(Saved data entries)
= = = = = = =
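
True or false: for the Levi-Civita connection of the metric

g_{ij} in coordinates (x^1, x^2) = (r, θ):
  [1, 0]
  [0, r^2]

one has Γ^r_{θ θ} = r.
Γ^r_{θ θ} = (1/2) g^{rr} (∂_θ g_{rθ} + ∂_θ g_{rθ} - ∂_r g_{θθ}) = (1/2)(1)((0) + (0) - (2*r)) = -r
This differs from the proposed value r.
False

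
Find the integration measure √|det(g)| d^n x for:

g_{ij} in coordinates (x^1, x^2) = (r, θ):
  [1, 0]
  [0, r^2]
det(g) = r^2
√|det(g)| = r
Volume element: dV = r dr dθ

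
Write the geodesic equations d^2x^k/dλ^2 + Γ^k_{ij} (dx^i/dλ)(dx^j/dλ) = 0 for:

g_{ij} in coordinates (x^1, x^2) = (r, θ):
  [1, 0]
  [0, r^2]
Geodesic equation: d^2x^k/dλ^2 + Γ^k_{ij} (dx^i/dλ)(dx^j/dλ) = 0.
Non-zero Christoffel symbols:
Γ^r_{θ θ} = -r
Γ^θ_{r θ} = 1/r
Substituting (the symmetric pair Γ^k_{ij}, Γ^k_{ji} combines into a factor 2):
d^2r/dλ^2 - r (dθ/dλ)^2 = 0
d^2θ/dλ^2 + (2/r) (dr/dλ)(dθ/dλ) = 0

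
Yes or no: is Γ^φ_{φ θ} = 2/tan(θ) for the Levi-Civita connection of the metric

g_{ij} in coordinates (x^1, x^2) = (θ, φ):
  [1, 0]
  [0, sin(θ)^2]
Γ^φ_{φ θ} = (1/2) g^{φφ} (∂_φ g_{φθ} + ∂_θ g_{φφ} - ∂_φ g_{φθ}) = (1/2)(1/sin(θ)^2)((0) + (sin(2*θ)) - (0)) = 1/tan(θ)
This differs from the proposed value 2/tan(θ).
No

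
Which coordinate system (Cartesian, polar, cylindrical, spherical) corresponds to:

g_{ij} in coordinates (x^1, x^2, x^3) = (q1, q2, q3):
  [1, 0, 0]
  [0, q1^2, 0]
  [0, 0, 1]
The line element ds^2 = dq1^2 + q1^2 dq2^2 + dq3^2 is dr^2 + r^2 dθ^2 + dz^2 with q1 = r, q2 = θ, q3 = z.
cylindrical coordinates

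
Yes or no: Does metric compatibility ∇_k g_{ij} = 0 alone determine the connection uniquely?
One also needs vanishing torsion; metric compatibility plus torsion-freeness singles out the Levi-Civita connection.
No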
= = = = = = =
TASK TO COMPLETE =>
All records must be transcribed exactly, with none left out.

FINISHED TASK =>
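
True or false: for the Levi-Civita connection of the metric

g_{ij} in coordinates (x^1, x^2) = (r, θ):
  [1, 0]
  [0, r^2]

one has Γ^r_{θ θ} = r.
Γ^r_{θ θ} = (1/2) g^{rr} (∂_θ g_{rθ} + ∂_θ g_{rθ} - ∂_r g_{θθ}) = (1/2)(1)((0) + (0) - (2*r)) = -r
This differs from the proposed value r.
False

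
Find the integration measure √|det(g)| d^n x for:

g_{ij} in coordinates (x^1, x^2) = (r, θ):
  [1, 0]
  [0, r^2]
det(g) = r^2
√|det(g)| = r
Volume element: dV = r dr dθ

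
Write the geodesic equations d^2x^k/dλ^2 + Γ^k_{ij} (dx^i/dλ)(dx^j/dλ) = 0 for:

g_{ij} in coordinates (x^1, x^2) = (r, θ):
  [1, 0]
  [0, r^2]
Geodesic equation: d^2x^k/dλ^2 + Γ^k_{ij} (dx^i/dλ)(dx^j/dλ) = 0.
Non-zero Christoffel symbols:
Γ^r_{θ θ} = -r
Γ^θ_{r θ} = 1/r
Substituting (the symmetric pair Γ^k_{ij}, Γ^k_{ji} combines into a factor 2):
d^2r/dλ^2 - r (dθ/dλ)^2 = 0
d^2θ/dλ^2 + (2/r) (dr/dλ)(dθ/dλ) = 0

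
Yes or no: is Γ^φ_{φ θ} = 2/tan(θ) for the Levi-Civita connection of the metric

g_{ij} in coordinates (x^1, x^2) = (θ, φ):
  [1, 0]
  [0, sin(θ)^2]
Γ^φ_{φ θ} = (1/2) g^{φφ} (∂_φ g_{φθ} + ∂_θ g_{φφ} - ∂_φ g_{φθ}) = (1/2)(1/sin(θ)^2)((0) + (sin(2*θ)) - (0)) = 1/tan(θ)
This differs from the proposed value 2/tan(θ).
No

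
Which coordinate system (Cartesian, polar, cylindrical, spherical) corresponds to:

g_{ij} in coordinates (x^1, x^2, x^3) = (q1, q2, q3):
  [1, 0, 0]
  [0, q1^2, 0]
  [0, 0, 1]
The line element ds^2 = dq1^2 + q1^2 dq2^2 + dq3^2 is dr^2 + r^2 dθ^2 + dz^2 with q1 = r, q2 = θ, q3 = z.
cylindrical coordinates

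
Yes or no: Does metric compatibility ∇_k g_{ij} = 0 alone determine the connection uniquely?
One also needs vanishing torsion; metric compatibility plus torsion-freeness singles out the Levi-Civita connection.
No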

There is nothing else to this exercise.